WORK TASK.
Reproduce exactly the lines from the line containing "14. crash(1)" through the end of the records below, including both ends, and nothing else.

DATA EXTRACT.
____

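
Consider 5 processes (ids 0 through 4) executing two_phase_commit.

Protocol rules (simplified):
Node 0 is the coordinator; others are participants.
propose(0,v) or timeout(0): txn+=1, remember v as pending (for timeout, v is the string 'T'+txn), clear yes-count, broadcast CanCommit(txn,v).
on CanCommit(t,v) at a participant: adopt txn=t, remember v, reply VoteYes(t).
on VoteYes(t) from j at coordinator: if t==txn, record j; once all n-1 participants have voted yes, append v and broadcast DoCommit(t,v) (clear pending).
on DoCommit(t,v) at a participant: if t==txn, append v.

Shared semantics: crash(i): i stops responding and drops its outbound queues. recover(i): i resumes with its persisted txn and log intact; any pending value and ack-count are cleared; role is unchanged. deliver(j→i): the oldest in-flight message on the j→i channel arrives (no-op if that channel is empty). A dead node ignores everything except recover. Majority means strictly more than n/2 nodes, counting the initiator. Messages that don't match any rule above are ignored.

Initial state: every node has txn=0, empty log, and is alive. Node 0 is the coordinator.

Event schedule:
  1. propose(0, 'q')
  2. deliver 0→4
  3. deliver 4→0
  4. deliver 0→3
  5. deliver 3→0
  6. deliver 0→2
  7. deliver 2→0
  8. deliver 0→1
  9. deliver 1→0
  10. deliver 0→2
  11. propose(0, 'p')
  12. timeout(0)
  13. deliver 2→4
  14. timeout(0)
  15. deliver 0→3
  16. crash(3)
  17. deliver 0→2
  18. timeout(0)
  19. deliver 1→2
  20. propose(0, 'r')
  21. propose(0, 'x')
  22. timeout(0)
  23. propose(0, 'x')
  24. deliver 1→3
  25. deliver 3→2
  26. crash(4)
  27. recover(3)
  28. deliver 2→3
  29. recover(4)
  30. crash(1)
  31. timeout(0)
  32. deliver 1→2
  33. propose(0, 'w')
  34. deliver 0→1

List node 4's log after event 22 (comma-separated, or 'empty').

empty

[1] propose(0,'q') → N0(coor t1 [-])
[2] deliver 0→4 → N4(part t1 [-])
[3] deliver 4→0 → ∅
[4] deliver 0→3 → N3(part t1 [-])
[5] deliver 3→0 → ∅
[6] deliver 0→2 → N2(part t1 [-])
[7] deliver 2→0 → ∅
[8] deliver 0→1 → N1(part t1 [-])
[9] deliver 1→0 → N0(coor t1 [q])
[10] deliver 0→2 → N2(part t1 [q])
[11] propose(0,'p') → N0(coor t2 [q])
[12] timeout(0) → N0(coor t3 [q])
[13] deliver 2→4 → ∅
[14] timeout(0) → N0(coor t4 [q])
[15] deliver 0→3 → N3(part t1 [q])
[16] crash(3) → N3(✗part t1 [q])
[17] deliver 0→2 → N2(part t2 [q])
[18] timeout(0) → N0(coor t5 [q])
[19] deliver 1→2 → ∅
[20] propose(0,'r') → N0(coor t6 [q])
[21] propose(0,'x') → N0(coor t7 [q])
[22] timeout(0) → N0(coor t8 [q])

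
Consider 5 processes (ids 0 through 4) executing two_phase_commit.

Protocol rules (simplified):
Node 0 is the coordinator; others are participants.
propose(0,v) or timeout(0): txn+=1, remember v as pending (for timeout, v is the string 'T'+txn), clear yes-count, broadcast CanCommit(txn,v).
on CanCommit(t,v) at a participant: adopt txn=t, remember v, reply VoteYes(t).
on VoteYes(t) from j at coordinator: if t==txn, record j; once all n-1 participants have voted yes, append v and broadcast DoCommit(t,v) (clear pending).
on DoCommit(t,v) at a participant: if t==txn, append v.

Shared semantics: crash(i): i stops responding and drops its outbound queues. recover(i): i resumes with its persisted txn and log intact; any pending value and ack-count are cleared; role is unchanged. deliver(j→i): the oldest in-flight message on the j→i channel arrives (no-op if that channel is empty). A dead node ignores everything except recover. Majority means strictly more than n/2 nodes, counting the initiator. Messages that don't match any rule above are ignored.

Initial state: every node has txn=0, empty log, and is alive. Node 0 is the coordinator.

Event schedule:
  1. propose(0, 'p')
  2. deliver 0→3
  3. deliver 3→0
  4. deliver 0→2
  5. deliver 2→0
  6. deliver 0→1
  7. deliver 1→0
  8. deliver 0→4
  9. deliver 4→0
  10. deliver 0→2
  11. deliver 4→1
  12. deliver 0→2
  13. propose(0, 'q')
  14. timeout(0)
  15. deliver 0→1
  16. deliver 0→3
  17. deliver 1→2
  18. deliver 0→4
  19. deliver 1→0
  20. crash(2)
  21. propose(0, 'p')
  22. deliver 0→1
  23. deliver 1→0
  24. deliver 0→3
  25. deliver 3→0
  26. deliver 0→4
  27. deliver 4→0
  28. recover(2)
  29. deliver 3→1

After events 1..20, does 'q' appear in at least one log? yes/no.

after 1 — propose(0,'p'): n0:coor/t1/[-]
after 2 — deliver 0→3: n3:part/t1/[-]
after 3 — deliver 3→0: ·
after 4 — deliver 0→2: n2:part/t1/[-]
after 5 — deliver 2→0: ·
after 6 — deliver 0→1: n1:part/t1/[-]
after 7 — deliver 1→0: ·
after 8 — deliver 0→4: n4:part/t1/[-]
after 9 — deliver 4→0: n0:coor/t1/[p]
after 10 — deliver 0→2: n2:part/t1/[p]
after 11 — deliver 4→1: ·
after 12 — deliver 0→2: ·
after 13 — propose(0,'q'): n0:coor/t2/[p]
after 14 — timeout(0): n0:coor/t3/[p]
after 15 — deliver 0→1: n1:part/t1/[p]
after 16 — deliver 0→3: n3:part/t1/[p]
after 17 — deliver 1→2: ·
after 18 — deliver 0→4: n4:part/t1/[p]
after 19 — deliver 1→0: ·
after 20 — crash(2): n2:✗part/t1/[p]

no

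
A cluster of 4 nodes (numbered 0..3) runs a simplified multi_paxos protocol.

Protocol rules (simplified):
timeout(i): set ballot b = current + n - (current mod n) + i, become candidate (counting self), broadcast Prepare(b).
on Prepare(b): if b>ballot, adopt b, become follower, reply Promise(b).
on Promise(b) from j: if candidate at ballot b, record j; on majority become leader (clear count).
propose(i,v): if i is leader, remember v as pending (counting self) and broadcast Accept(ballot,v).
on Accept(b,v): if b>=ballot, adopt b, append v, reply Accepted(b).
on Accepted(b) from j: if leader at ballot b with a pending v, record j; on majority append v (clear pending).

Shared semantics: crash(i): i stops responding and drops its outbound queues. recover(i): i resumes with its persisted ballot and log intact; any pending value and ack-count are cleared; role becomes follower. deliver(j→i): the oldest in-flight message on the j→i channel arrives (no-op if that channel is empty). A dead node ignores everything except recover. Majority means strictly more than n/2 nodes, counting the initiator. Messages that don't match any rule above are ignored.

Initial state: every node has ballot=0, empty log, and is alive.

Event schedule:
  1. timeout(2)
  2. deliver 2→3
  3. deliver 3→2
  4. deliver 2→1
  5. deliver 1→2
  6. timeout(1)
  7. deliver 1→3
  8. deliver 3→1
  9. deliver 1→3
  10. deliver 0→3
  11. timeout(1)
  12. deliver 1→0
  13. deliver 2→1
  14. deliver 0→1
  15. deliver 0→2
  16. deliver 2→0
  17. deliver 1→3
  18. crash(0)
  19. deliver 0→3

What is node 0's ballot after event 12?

step 1 timeout(2): 2={cand,b=6,log=-}
step 2 deliver 2→3: 3={foll,b=6,log=-}
step 3 deliver 3→2: —
step 4 deliver 2→1: 1={foll,b=6,log=-}
step 5 deliver 1→2: 2={lead,b=6,log=-}
step 6 timeout(1): 1={cand,b=9,log=-}
step 7 deliver 1→3: 3={foll,b=9,log=-}
step 8 deliver 3→1: —
step 9 deliver 1→3: —
step 10 deliver 0→3: —
step 11 timeout(1): 1={cand,b=13,log=-}
step 12 deliver 1→0: 0={foll,b=9,log=-}

9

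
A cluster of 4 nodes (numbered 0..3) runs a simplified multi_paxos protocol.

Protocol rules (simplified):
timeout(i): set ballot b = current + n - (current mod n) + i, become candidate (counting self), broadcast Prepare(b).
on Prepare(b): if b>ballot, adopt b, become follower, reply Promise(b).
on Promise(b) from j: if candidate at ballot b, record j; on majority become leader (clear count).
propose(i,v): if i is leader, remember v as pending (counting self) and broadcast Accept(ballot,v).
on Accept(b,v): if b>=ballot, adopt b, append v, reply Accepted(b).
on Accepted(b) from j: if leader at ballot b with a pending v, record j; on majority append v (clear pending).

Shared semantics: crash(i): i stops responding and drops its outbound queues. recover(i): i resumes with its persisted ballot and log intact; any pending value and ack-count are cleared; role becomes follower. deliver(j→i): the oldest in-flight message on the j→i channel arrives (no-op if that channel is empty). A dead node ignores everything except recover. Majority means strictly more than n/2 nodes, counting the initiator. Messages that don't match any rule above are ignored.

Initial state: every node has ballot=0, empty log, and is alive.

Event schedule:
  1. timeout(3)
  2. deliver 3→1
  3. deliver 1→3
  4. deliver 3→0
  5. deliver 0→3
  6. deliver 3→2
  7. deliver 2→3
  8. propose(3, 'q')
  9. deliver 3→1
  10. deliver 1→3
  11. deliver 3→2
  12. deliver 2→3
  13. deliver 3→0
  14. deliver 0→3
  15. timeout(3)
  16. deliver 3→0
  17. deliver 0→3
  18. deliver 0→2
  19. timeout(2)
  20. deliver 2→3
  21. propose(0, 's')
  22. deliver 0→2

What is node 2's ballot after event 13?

7

e1 timeout(3): 3[cand,b=7,-]
e2 deliver 3→1: 1[foll,b=7,-]
e3 deliver 1→3: ·
e4 deliver 3→0: 0[foll,b=7,-]
e5 deliver 0→3: 3[lead,b=7,-]
e6 deliver 3→2: 2[foll,b=7,-]
e7 deliver 2→3: ·
e8 propose(3,'q'): ·
e9 deliver 3→1: 1[foll,b=7,q]
e10 deliver 1→3: ·
e11 deliver 3→2: 2[foll,b=7,q]
e12 deliver 2→3: 3[lead,b=7,q]
e13 deliver 3→0: 0[foll,b=7,q]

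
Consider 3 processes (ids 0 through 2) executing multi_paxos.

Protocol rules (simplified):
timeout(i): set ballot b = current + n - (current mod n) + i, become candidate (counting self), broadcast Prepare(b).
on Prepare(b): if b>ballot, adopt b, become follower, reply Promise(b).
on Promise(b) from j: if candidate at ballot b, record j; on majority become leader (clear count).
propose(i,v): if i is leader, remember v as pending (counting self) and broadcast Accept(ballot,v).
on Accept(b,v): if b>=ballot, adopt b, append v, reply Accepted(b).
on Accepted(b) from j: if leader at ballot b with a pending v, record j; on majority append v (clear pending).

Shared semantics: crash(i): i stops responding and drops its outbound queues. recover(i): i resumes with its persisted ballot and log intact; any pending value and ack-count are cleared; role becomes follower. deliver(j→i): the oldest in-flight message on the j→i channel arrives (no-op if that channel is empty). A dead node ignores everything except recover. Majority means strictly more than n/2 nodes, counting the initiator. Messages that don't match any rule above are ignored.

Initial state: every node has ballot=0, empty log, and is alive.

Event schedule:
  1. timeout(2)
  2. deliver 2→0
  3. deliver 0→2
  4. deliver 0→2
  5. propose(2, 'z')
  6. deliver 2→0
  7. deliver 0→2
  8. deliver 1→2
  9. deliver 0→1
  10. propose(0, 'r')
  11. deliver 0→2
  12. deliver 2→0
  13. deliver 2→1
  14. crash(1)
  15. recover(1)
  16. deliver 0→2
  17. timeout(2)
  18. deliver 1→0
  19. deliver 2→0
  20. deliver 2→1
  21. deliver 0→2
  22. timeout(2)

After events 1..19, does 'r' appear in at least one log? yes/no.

[1] timeout(2) → N2(cand b5 [-])
[2] deliver 2→0 → N0(foll b5 [-])
[3] deliver 0→2 → N2(lead b5 [-])
[4] deliver 0→2 → ∅
[5] propose(2,'z') → ∅
[6] deliver 2→0 → N0(foll b5 [z])
[7] deliver 0→2 → N2(lead b5 [z])
[8] deliver 1→2 → ∅
[9] deliver 0→1 → ∅
[10] propose(0,'r') → ∅
[11] deliver 0→2 → ∅
[12] deliver 2→0 → ∅
[13] deliver 2→1 → N1(foll b5 [-])
[14] crash(1) → N1(✗foll b5 [-])
[15] recover(1) → N1(foll b5 [-])
[16] deliver 0→2 → ∅
[17] timeout(2) → N2(cand b8 [z])
[18] deliver 1→0 → ∅
[19] deliver 2→0 → N0(foll b8 [z])

no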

____

YOUR SOLUTION.
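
  14. crash(1)
  15. recover(1)
  16. deliver 0→2
  17. timeout(2)
  18. deliver 1→0
  19. deliver 2→0
  20. deliver 2→1
  21. deliver 0→2
  22. timeout(2)

After events 1..19, does 'r' appear in at least one log? yes/no.

[1] timeout(2) → N2(cand b5 [-])
[2] deliver 2→0 → N0(foll b5 [-])
[3] deliver 0→2 → N2(lead b5 [-])
[4] deliver 0→2 → ∅
[5] propose(2,'z') → ∅
[6] deliver 2→0 → N0(foll b5 [z])
[7] deliver 0→2 → N2(lead b5 [z])
[8] deliver 1→2 → ∅
[9] deliver 0→1 → ∅
[10] propose(0,'r') → ∅
[11] deliver 0→2 → ∅
[12] deliver 2→0 → ∅
[13] deliver 2→1 → N1(foll b5 [-])
[14] crash(1) → N1(✗foll b5 [-])
[15] recover(1) → N1(foll b5 [-])
[16] deliver 0→2 → ∅
[17] timeout(2) → N2(cand b8 [z])
[18] deliver 1→0 → ∅
[19] deliver 2→0 → N0(foll b8 [z])

no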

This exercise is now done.